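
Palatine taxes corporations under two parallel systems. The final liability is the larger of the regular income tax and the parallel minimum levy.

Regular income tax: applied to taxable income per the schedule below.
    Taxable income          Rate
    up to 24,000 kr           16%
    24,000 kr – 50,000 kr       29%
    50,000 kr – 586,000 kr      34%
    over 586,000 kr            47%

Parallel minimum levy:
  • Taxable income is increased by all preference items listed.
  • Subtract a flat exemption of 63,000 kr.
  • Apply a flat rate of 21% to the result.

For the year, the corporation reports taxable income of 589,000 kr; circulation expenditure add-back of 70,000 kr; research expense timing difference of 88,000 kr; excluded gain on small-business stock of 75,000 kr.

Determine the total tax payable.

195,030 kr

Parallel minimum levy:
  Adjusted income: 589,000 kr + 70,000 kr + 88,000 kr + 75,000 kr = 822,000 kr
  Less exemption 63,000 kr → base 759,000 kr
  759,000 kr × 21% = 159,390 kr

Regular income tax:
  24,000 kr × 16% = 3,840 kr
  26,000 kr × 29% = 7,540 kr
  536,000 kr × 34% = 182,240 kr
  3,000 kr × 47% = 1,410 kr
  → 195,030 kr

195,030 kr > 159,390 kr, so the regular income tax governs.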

· · · · ·

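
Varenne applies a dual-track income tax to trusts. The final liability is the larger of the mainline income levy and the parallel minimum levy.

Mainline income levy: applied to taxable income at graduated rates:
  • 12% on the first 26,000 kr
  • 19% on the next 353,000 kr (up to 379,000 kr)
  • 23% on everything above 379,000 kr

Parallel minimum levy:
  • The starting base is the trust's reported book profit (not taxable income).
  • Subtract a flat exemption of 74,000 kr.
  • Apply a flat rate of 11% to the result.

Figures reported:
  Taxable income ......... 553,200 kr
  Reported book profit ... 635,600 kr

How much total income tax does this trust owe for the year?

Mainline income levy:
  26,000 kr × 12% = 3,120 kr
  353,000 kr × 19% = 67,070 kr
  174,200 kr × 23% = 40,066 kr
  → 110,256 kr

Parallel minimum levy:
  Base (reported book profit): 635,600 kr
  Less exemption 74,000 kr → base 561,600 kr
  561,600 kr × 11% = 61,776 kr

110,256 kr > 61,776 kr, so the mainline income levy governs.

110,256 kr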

· · · · ·

**PROBLEM DESCRIPTION**.
Note down each line above where the word "Subtract" occurs.

**YOUR SOLUTION**.
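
  • Subtract a flat exemption of 63,000 kr.
  • Subtract a flat exemption of 74,000 kr.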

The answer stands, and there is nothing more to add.